--- INSTRUCTIONS FOR THE TASK ---
Scan the lines below for "Hartenberg" and copy the matches.

--- RECORD EXCERPTS ---
++++++

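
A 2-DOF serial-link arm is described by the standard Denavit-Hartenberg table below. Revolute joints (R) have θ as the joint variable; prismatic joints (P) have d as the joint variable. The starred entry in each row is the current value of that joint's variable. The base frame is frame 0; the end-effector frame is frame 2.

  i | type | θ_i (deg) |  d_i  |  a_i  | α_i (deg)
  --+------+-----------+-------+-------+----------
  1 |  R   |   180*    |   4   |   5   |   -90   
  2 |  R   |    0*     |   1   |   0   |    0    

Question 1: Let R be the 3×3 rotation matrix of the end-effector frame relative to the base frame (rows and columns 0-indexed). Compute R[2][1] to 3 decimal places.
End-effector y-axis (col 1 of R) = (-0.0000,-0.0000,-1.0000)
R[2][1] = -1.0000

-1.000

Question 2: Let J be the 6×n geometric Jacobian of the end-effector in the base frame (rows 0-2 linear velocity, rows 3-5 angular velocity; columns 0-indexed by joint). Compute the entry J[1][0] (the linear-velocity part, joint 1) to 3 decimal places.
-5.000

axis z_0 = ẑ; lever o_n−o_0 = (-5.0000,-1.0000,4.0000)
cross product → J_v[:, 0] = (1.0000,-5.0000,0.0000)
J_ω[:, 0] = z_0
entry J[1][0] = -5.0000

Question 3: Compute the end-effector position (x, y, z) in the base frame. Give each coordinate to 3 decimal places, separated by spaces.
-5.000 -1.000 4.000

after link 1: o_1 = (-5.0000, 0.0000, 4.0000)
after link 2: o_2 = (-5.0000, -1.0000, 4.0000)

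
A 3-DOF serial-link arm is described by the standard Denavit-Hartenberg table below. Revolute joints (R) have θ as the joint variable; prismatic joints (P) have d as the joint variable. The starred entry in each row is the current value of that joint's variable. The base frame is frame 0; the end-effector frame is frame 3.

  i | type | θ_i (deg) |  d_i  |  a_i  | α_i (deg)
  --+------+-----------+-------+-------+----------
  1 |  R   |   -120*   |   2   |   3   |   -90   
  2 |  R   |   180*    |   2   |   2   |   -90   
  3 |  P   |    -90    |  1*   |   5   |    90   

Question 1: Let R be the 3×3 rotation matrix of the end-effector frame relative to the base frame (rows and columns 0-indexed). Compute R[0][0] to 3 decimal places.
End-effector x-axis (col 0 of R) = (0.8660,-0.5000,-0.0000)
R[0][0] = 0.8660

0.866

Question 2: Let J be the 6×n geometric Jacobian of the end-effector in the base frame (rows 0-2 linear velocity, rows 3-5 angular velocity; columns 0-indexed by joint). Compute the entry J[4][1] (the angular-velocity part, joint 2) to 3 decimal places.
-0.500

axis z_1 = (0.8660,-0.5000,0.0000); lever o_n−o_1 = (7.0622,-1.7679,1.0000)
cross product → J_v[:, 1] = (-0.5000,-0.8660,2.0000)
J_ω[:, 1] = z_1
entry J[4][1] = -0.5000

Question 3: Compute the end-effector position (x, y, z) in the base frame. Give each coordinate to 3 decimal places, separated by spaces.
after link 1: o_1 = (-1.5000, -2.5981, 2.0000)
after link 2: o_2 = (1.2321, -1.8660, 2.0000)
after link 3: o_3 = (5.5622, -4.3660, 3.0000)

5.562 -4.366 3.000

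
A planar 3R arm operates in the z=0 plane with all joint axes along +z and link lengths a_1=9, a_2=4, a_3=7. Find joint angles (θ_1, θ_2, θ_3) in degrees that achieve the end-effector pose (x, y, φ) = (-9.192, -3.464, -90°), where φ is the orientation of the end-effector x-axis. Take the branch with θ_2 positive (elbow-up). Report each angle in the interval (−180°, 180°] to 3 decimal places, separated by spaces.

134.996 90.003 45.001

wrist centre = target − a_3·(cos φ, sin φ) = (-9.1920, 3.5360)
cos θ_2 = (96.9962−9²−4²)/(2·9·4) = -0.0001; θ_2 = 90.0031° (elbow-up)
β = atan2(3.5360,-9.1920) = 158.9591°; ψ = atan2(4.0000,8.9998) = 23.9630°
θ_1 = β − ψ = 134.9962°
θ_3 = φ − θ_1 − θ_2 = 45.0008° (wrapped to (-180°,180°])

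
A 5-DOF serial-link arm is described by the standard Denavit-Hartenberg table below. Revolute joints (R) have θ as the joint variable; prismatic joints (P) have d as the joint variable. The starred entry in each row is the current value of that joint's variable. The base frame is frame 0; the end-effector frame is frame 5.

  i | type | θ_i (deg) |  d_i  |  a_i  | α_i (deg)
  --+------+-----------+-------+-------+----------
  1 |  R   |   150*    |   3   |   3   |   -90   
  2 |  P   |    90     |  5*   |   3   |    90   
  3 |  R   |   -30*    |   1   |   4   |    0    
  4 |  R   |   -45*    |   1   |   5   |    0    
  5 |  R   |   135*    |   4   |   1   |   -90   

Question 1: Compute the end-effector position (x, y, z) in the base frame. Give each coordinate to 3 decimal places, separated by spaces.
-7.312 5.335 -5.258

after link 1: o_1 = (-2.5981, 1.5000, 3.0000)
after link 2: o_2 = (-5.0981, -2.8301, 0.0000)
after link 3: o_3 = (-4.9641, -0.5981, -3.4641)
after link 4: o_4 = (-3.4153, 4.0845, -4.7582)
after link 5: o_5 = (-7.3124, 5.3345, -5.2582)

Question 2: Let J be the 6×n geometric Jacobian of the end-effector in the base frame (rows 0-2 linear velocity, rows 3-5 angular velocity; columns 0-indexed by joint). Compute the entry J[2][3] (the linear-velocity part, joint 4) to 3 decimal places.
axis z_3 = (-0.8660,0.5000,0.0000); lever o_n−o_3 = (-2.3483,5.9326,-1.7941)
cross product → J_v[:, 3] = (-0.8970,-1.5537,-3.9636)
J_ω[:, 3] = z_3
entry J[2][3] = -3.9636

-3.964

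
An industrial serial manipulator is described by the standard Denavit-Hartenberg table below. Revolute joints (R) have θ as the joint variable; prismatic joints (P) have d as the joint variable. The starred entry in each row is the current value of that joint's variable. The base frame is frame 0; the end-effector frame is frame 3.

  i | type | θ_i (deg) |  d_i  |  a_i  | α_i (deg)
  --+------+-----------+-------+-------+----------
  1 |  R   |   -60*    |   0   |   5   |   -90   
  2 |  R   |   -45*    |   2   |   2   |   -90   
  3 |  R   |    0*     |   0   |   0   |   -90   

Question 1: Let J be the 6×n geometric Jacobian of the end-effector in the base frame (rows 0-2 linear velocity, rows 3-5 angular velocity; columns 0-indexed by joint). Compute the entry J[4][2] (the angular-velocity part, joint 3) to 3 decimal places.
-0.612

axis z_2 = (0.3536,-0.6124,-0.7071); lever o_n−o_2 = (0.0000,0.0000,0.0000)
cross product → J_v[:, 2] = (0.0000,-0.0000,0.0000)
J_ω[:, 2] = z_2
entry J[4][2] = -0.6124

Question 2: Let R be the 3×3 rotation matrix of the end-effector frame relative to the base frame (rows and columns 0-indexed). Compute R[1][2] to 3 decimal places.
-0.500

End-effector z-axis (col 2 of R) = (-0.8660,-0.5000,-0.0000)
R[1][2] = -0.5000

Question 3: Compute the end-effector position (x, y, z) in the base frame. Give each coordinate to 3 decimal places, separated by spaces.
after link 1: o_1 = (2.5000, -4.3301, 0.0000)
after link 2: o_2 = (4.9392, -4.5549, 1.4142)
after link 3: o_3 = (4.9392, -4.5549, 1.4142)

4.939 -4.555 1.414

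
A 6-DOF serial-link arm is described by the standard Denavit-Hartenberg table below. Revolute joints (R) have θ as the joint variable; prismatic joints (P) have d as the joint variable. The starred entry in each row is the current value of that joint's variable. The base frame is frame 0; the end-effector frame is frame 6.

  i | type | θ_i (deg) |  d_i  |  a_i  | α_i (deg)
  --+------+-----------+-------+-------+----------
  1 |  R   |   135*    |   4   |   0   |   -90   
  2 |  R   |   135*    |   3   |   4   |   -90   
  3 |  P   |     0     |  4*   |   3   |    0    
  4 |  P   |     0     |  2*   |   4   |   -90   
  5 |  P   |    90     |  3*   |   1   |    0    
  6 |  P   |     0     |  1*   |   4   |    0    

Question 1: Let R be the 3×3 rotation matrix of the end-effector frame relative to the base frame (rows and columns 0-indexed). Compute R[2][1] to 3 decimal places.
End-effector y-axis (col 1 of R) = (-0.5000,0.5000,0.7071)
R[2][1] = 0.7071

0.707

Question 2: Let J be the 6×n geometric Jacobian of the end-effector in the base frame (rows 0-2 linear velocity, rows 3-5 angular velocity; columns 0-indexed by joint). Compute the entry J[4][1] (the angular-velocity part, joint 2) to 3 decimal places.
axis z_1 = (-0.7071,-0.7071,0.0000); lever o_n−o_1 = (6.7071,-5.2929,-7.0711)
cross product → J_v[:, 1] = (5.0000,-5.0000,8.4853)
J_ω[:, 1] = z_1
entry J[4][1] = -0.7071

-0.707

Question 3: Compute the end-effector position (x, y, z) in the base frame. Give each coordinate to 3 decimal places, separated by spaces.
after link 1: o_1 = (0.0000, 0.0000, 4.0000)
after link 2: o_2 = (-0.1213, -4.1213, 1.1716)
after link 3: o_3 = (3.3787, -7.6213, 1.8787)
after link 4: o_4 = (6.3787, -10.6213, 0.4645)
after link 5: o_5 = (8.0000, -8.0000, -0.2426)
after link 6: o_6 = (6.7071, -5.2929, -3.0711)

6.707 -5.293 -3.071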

++++++

--- SOLVED PROBLEM ---
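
A 2-DOF serial-link arm is described by the standard Denavit-Hartenberg table below. Revolute joints (R) have θ as the joint variable; prismatic joints (P) have d as the joint variable. The starred entry in each row is the current value of that joint's variable. The base frame is frame 0; the end-effector frame is frame 2.
A 3-DOF serial-link arm is described by the standard Denavit-Hartenberg table below. Revolute joints (R) have θ as the joint variable; prismatic joints (P) have d as the joint variable. The starred entry in each row is the current value of that joint's variable. The base frame is frame 0; the end-effector frame is frame 3.
A 5-DOF serial-link arm is described by the standard Denavit-Hartenberg table below. Revolute joints (R) have θ as the joint variable; prismatic joints (P) have d as the joint variable. The starred entry in each row is the current value of that joint's variable. The base frame is frame 0; the end-effector frame is frame 5.
An industrial serial manipulator is described by the standard Denavit-Hartenberg table below. Revolute joints (R) have θ as the joint variable; prismatic joints (P) have d as the joint variable. The starred entry in each row is the current value of that joint's variable. The base frame is frame 0; the end-effector frame is frame 3.
A 6-DOF serial-link arm is described by the standard Denavit-Hartenberg table below. Revolute joints (R) have θ as the joint variable; prismatic joints (P) have d as the joint variable. The starred entry in each row is the current value of that joint's variable. The base frame is frame 0; the end-effector frame is frame 6.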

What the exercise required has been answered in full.